WHAT YOU ARE ASKED TO DO: Reproduce every record exactly as given.

SUPPLIED INFORMATION:
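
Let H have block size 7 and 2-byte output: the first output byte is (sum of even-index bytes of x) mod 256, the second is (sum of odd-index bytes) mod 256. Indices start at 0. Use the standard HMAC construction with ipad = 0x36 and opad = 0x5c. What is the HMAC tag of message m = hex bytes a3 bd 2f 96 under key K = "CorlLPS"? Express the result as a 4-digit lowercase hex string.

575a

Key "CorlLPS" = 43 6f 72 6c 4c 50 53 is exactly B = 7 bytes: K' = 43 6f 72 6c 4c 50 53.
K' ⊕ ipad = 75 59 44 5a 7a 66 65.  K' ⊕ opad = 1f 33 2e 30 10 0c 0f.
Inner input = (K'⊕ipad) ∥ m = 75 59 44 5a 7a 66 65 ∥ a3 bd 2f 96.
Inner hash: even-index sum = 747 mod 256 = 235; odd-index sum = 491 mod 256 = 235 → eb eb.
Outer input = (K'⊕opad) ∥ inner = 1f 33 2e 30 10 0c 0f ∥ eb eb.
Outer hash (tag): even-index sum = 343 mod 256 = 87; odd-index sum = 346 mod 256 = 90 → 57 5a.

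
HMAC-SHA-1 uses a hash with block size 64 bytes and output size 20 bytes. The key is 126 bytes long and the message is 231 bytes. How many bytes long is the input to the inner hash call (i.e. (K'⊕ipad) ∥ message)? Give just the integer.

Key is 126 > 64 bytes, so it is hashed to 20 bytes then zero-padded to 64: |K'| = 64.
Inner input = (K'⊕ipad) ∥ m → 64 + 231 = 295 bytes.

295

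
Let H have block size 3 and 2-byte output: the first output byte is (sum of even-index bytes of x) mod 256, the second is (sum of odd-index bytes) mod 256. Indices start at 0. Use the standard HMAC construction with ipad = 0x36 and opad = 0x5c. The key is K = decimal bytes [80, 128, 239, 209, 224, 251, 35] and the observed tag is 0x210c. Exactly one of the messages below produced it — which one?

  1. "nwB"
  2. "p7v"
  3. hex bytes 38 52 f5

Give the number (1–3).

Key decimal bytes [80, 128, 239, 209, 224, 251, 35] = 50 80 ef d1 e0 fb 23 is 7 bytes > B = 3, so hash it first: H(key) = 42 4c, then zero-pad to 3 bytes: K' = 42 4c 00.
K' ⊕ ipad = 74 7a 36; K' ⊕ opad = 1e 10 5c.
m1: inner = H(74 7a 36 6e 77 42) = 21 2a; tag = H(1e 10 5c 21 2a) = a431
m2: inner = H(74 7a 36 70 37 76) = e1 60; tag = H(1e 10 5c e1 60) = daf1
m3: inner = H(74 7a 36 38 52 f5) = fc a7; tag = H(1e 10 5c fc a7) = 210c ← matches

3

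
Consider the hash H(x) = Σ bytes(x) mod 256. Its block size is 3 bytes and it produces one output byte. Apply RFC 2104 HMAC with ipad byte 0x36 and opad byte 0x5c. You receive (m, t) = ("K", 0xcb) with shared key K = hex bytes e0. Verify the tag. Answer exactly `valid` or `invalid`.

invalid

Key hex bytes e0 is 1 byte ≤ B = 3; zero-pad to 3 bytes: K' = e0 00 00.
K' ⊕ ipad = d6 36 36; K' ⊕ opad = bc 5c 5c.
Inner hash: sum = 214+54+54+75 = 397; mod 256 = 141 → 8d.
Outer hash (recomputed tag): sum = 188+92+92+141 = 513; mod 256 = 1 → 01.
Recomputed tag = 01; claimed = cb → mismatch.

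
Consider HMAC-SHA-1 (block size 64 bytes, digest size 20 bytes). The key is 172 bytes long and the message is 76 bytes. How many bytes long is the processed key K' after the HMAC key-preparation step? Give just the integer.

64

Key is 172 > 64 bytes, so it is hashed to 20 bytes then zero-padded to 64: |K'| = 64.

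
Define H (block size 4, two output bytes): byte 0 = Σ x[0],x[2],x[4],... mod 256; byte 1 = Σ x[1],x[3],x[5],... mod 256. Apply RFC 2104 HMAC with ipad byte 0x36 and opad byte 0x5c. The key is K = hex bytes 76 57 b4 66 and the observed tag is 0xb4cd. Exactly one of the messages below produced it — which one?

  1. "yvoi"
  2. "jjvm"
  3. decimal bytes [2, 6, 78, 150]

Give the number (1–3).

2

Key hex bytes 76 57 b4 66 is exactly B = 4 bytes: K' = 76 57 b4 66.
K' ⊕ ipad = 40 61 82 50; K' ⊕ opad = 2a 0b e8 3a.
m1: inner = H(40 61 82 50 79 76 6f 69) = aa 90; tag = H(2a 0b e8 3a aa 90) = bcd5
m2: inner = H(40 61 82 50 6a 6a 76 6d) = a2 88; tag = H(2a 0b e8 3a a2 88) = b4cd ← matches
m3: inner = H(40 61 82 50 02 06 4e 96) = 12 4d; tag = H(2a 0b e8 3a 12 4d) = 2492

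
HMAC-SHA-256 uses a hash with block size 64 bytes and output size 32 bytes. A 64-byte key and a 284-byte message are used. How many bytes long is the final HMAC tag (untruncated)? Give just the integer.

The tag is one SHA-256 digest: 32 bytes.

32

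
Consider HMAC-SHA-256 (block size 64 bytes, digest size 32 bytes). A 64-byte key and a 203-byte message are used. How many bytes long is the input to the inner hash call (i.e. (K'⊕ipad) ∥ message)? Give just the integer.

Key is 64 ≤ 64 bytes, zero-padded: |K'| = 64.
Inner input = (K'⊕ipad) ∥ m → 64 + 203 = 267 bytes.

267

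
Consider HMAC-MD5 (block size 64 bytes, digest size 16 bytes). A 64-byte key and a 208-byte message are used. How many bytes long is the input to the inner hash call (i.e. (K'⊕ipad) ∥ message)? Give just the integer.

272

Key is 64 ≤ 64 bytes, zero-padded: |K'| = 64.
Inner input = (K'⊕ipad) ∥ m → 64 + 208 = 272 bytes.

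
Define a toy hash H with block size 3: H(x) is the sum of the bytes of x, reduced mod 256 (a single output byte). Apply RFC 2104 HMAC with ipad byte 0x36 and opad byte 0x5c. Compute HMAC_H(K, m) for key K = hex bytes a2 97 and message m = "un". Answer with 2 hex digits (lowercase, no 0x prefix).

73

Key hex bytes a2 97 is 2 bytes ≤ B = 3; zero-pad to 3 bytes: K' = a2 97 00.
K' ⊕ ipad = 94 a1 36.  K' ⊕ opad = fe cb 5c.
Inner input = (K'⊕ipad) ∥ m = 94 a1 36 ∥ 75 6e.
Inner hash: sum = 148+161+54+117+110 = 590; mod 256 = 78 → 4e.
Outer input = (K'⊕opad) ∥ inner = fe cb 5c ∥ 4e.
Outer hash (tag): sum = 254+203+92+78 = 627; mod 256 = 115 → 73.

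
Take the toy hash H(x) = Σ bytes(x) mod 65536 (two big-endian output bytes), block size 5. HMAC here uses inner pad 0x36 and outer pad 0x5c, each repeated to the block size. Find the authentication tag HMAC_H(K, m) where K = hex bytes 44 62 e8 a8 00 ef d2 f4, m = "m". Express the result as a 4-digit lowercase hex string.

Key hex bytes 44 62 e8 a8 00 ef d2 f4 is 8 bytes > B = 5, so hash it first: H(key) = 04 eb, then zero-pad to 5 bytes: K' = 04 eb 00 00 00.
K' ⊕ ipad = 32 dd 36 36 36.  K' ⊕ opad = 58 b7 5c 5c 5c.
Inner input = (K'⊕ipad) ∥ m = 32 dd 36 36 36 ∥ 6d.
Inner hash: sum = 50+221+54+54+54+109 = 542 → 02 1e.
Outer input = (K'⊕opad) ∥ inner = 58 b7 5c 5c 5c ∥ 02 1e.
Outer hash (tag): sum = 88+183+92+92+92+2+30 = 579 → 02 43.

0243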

EXERCISE SOLUTION:
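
Let H have block size 7 and 2-byte output: the first output byte is (sum of even-index bytes of x) mod 256, the second is (sum of odd-index bytes) mod 256. Indices start at 0. Use the standard HMAC construction with ipad = 0x36 and opad = 0x5c. What is the HMAC tag of message m = hex bytes a3 bd 2f 96 under key K = "CorlLPS"? Express the result as a 4-digit lowercase hex string.

575a

Key "CorlLPS" = 43 6f 72 6c 4c 50 53 is exactly B = 7 bytes: K' = 43 6f 72 6c 4c 50 53.
K' ⊕ ipad = 75 59 44 5a 7a 66 65.  K' ⊕ opad = 1f 33 2e 30 10 0c 0f.
Inner input = (K'⊕ipad) ∥ m = 75 59 44 5a 7a 66 65 ∥ a3 bd 2f 96.
Inner hash: even-index sum = 747 mod 256 = 235; odd-index sum = 491 mod 256 = 235 → eb eb.
Outer input = (K'⊕opad) ∥ inner = 1f 33 2e 30 10 0c 0f ∥ eb eb.
Outer hash (tag): even-index sum = 343 mod 256 = 87; odd-index sum = 346 mod 256 = 90 → 57 5a.

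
HMAC-SHA-1 uses a hash with block size 64 bytes and output size 20 bytes. The key is 126 bytes long and the message is 231 bytes. How many bytes long is the input to the inner hash call (i.e. (K'⊕ipad) ∥ message)? Give just the integer.

Key is 126 > 64 bytes, so it is hashed to 20 bytes then zero-padded to 64: |K'| = 64.
Inner input = (K'⊕ipad) ∥ m → 64 + 231 = 295 bytes.

295

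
Let H have block size 3 and 2-byte output: the first output byte is (sum of even-index bytes of x) mod 256, the second is (sum of odd-index bytes) mod 256. Indices start at 0. Use the standard HMAC construction with ipad = 0x36 and opad = 0x5c. The key is K = decimal bytes [80, 128, 239, 209, 224, 251, 35] and the observed tag is 0x210c. Exactly one of the messages below produced it — which one?

  1. "nwB"
  2. "p7v"
  3. hex bytes 38 52 f5

Give the number (1–3).

Key decimal bytes [80, 128, 239, 209, 224, 251, 35] = 50 80 ef d1 e0 fb 23 is 7 bytes > B = 3, so hash it first: H(key) = 42 4c, then zero-pad to 3 bytes: K' = 42 4c 00.
K' ⊕ ipad = 74 7a 36; K' ⊕ opad = 1e 10 5c.
m1: inner = H(74 7a 36 6e 77 42) = 21 2a; tag = H(1e 10 5c 21 2a) = a431
m2: inner = H(74 7a 36 70 37 76) = e1 60; tag = H(1e 10 5c e1 60) = daf1
m3: inner = H(74 7a 36 38 52 f5) = fc a7; tag = H(1e 10 5c fc a7) = 210c ← matches

3

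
Consider the hash H(x) = Σ bytes(x) mod 256. Its block size is 3 bytes and it produces one output byte. Apply RFC 2104 HMAC with ipad byte 0x36 and opad byte 0x5c. You receive (m, t) = ("K", 0xcb) with shared key K = hex bytes e0. Verify the tag. Answer exactly `valid` or `invalid`.

invalid

Key hex bytes e0 is 1 byte ≤ B = 3; zero-pad to 3 bytes: K' = e0 00 00.
K' ⊕ ipad = d6 36 36; K' ⊕ opad = bc 5c 5c.
Inner hash: sum = 214+54+54+75 = 397; mod 256 = 141 → 8d.
Outer hash (recomputed tag): sum = 188+92+92+141 = 513; mod 256 = 1 → 01.
Recomputed tag = 01; claimed = cb → mismatch.

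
Consider HMAC-SHA-1 (block size 64 bytes, digest size 20 bytes). The key is 172 bytes long and the message is 76 bytes. How many bytes long is the processed key K' after the HMAC key-preparation step? Give just the integer.

64

Key is 172 > 64 bytes, so it is hashed to 20 bytes then zero-padded to 64: |K'| = 64.

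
Define H (block size 4, two output bytes): byte 0 = Σ x[0],x[2],x[4],... mod 256; byte 1 = Σ x[1],x[3],x[5],... mod 256. Apply RFC 2104 HMAC with ipad byte 0x36 and opad byte 0x5c. The key is K = hex bytes 76 57 b4 66 and the observed tag is 0xb4cd. Exactly one of the messages below produced it — which one?

  1. "yvoi"
  2. "jjvm"
  3. decimal bytes [2, 6, 78, 150]

Give the number (1–3).

2

Key hex bytes 76 57 b4 66 is exactly B = 4 bytes: K' = 76 57 b4 66.
K' ⊕ ipad = 40 61 82 50; K' ⊕ opad = 2a 0b e8 3a.
m1: inner = H(40 61 82 50 79 76 6f 69) = aa 90; tag = H(2a 0b e8 3a aa 90) = bcd5
m2: inner = H(40 61 82 50 6a 6a 76 6d) = a2 88; tag = H(2a 0b e8 3a a2 88) = b4cd ← matches
m3: inner = H(40 61 82 50 02 06 4e 96) = 12 4d; tag = H(2a 0b e8 3a 12 4d) = 2492

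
HMAC-SHA-256 uses a hash with block size 64 bytes and output size 32 bytes. A 64-byte key and a 284-byte message are used. How many bytes long is the final HMAC tag (untruncated)? Give just the integer.

The tag is one SHA-256 digest: 32 bytes.

32

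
Consider HMAC-SHA-256 (block size 64 bytes, digest size 32 bytes). A 64-byte key and a 203-byte message are used. How many bytes long is the input to the inner hash call (i.e. (K'⊕ipad) ∥ message)? Give just the integer.

Key is 64 ≤ 64 bytes, zero-padded: |K'| = 64.
Inner input = (K'⊕ipad) ∥ m → 64 + 203 = 267 bytes.

267

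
Consider HMAC-MD5 (block size 64 bytes, digest size 16 bytes). A 64-byte key and a 208-byte message are used. How many bytes long is the input to the inner hash call (i.e. (K'⊕ipad) ∥ message)? Give just the integer.

272

Key is 64 ≤ 64 bytes, zero-padded: |K'| = 64.
Inner input = (K'⊕ipad) ∥ m → 64 + 208 = 272 bytes.

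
Define a toy hash H with block size 3: H(x) is the sum of the bytes of x, reduced mod 256 (a single output byte). Apply RFC 2104 HMAC with ipad byte 0x36 and opad byte 0x5c. Compute HMAC_H(K, m) for key K = hex bytes a2 97 and message m = "un". Answer with 2 hex digits (lowercase, no 0x prefix).

73

Key hex bytes a2 97 is 2 bytes ≤ B = 3; zero-pad to 3 bytes: K' = a2 97 00.
K' ⊕ ipad = 94 a1 36.  K' ⊕ opad = fe cb 5c.
Inner input = (K'⊕ipad) ∥ m = 94 a1 36 ∥ 75 6e.
Inner hash: sum = 148+161+54+117+110 = 590; mod 256 = 78 → 4e.
Outer input = (K'⊕opad) ∥ inner = fe cb 5c ∥ 4e.
Outer hash (tag): sum = 254+203+92+78 = 627; mod 256 = 115 → 73.

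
Take the toy hash H(x) = Σ bytes(x) mod 65536 (two big-endian output bytes), block size 5. HMAC here uses inner pad 0x36 and outer pad 0x5c, each repeated to the block size. Find the authentication tag HMAC_H(K, m) where K = hex bytes 44 62 e8 a8 00 ef d2 f4, m = "m". Express the result as a 4-digit lowercase hex string.

Key hex bytes 44 62 e8 a8 00 ef d2 f4 is 8 bytes > B = 5, so hash it first: H(key) = 04 eb, then zero-pad to 5 bytes: K' = 04 eb 00 00 00.
K' ⊕ ipad = 32 dd 36 36 36.  K' ⊕ opad = 58 b7 5c 5c 5c.
Inner input = (K'⊕ipad) ∥ m = 32 dd 36 36 36 ∥ 6d.
Inner hash: sum = 50+221+54+54+54+109 = 542 → 02 1e.
Outer input = (K'⊕opad) ∥ inner = 58 b7 5c 5c 5c ∥ 02 1e.
Outer hash (tag): sum = 88+183+92+92+92+2+30 = 579 → 02 43.

0243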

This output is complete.